──────── AVAILABLE DATA

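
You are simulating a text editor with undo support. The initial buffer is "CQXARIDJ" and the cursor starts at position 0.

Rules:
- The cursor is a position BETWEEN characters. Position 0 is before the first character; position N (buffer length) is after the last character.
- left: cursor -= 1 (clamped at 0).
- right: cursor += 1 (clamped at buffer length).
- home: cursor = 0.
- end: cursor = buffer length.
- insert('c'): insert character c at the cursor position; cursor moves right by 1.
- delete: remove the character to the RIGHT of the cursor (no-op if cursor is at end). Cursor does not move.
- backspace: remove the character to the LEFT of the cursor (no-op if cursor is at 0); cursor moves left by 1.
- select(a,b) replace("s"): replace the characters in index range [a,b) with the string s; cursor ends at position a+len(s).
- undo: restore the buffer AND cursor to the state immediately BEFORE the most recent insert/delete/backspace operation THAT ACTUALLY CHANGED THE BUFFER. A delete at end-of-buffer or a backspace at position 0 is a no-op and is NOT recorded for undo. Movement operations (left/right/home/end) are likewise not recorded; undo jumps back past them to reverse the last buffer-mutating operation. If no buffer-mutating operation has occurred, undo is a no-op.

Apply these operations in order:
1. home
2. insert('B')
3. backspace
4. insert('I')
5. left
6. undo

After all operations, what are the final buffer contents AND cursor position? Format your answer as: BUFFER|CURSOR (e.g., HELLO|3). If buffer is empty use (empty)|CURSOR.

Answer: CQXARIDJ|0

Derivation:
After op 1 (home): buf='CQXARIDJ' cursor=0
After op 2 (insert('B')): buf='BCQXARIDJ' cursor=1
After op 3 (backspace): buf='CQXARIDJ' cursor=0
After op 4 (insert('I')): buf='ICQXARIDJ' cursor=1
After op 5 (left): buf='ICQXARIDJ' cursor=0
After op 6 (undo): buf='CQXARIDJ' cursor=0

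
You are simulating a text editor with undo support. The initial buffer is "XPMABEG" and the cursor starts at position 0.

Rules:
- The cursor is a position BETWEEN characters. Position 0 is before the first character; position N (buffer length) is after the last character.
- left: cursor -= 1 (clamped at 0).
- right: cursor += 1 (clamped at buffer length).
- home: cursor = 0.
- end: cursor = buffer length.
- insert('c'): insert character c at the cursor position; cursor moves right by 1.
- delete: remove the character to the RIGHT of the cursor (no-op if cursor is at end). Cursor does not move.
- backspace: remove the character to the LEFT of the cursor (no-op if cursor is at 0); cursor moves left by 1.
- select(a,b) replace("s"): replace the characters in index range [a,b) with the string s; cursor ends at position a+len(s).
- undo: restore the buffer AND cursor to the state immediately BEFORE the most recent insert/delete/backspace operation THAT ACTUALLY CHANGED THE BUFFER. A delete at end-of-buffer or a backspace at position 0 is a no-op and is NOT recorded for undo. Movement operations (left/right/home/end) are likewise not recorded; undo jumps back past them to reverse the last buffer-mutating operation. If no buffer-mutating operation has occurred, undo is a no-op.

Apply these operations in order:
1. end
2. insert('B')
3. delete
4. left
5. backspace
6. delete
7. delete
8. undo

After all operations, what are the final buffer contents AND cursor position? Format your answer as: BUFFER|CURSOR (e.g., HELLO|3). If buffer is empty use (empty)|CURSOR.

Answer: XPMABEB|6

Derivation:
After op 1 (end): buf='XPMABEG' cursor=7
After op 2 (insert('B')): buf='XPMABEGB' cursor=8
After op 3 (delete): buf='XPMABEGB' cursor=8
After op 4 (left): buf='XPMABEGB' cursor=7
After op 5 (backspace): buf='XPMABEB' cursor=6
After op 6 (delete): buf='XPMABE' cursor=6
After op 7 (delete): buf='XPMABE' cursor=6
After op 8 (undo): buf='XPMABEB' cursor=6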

────────────────

• **PROBLEM TO SOLVE**
The data above needs to be given again exactly, with no line left out.

• **SOLUTION TO THIS PROBLEM**
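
You are simulating a text editor with undo support. The initial buffer is "CQXARIDJ" and the cursor starts at position 0.

Rules:
- The cursor is a position BETWEEN characters. Position 0 is before the first character; position N (buffer length) is after the last character.
- left: cursor -= 1 (clamped at 0).
- right: cursor += 1 (clamped at buffer length).
- home: cursor = 0.
- end: cursor = buffer length.
- insert('c'): insert character c at the cursor position; cursor moves right by 1.
- delete: remove the character to the RIGHT of the cursor (no-op if cursor is at end). Cursor does not move.
- backspace: remove the character to the LEFT of the cursor (no-op if cursor is at 0); cursor moves left by 1.
- select(a,b) replace("s"): replace the characters in index range [a,b) with the string s; cursor ends at position a+len(s).
- undo: restore the buffer AND cursor to the state immediately BEFORE the most recent insert/delete/backspace operation THAT ACTUALLY CHANGED THE BUFFER. A delete at end-of-buffer or a backspace at position 0 is a no-op and is NOT recorded for undo. Movement operations (left/right/home/end) are likewise not recorded; undo jumps back past them to reverse the last buffer-mutating operation. If no buffer-mutating operation has occurred, undo is a no-op.

Apply these operations in order:
1. home
2. insert('B')
3. backspace
4. insert('I')
5. left
6. undo

After all operations, what are the final buffer contents AND cursor position? Format your answer as: BUFFER|CURSOR (e.g., HELLO|3). If buffer is empty use (empty)|CURSOR.

Answer: CQXARIDJ|0

Derivation:
After op 1 (home): buf='CQXARIDJ' cursor=0
After op 2 (insert('B')): buf='BCQXARIDJ' cursor=1
After op 3 (backspace): buf='CQXARIDJ' cursor=0
After op 4 (insert('I')): buf='ICQXARIDJ' cursor=1
After op 5 (left): buf='ICQXARIDJ' cursor=0
After op 6 (undo): buf='CQXARIDJ' cursor=0

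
You are simulating a text editor with undo support. The initial buffer is "XPMABEG" and the cursor starts at position 0.

Rules:
- The cursor is a position BETWEEN characters. Position 0 is before the first character; position N (buffer length) is after the last character.
- left: cursor -= 1 (clamped at 0).
- right: cursor += 1 (clamped at buffer length).
- home: cursor = 0.
- end: cursor = buffer length.
- insert('c'): insert character c at the cursor position; cursor moves right by 1.
- delete: remove the character to the RIGHT of the cursor (no-op if cursor is at end). Cursor does not move.
- backspace: remove the character to the LEFT of the cursor (no-op if cursor is at 0); cursor moves left by 1.
- select(a,b) replace("s"): replace the characters in index range [a,b) with the string s; cursor ends at position a+len(s).
- undo: restore the buffer AND cursor to the state immediately BEFORE the most recent insert/delete/backspace operation THAT ACTUALLY CHANGED THE BUFFER. A delete at end-of-buffer or a backspace at position 0 is a no-op and is NOT recorded for undo. Movement operations (left/right/home/end) are likewise not recorded; undo jumps back past them to reverse the last buffer-mutating operation. If no buffer-mutating operation has occurred, undo is a no-op.

Apply these operations in order:
1. end
2. insert('B')
3. delete
4. left
5. backspace
6. delete
7. delete
8. undo

After all operations, what are the final buffer contents AND cursor position? Format your answer as: BUFFER|CURSOR (e.g., HELLO|3). If buffer is empty use (empty)|CURSOR.

Answer: XPMABEB|6

Derivation:
After op 1 (end): buf='XPMABEG' cursor=7
After op 2 (insert('B')): buf='XPMABEGB' cursor=8
After op 3 (delete): buf='XPMABEGB' cursor=8
After op 4 (left): buf='XPMABEGB' cursor=7
After op 5 (backspace): buf='XPMABEB' cursor=6
After op 6 (delete): buf='XPMABE' cursor=6
After op 7 (delete): buf='XPMABE' cursor=6
After op 8 (undo): buf='XPMABEB' cursor=6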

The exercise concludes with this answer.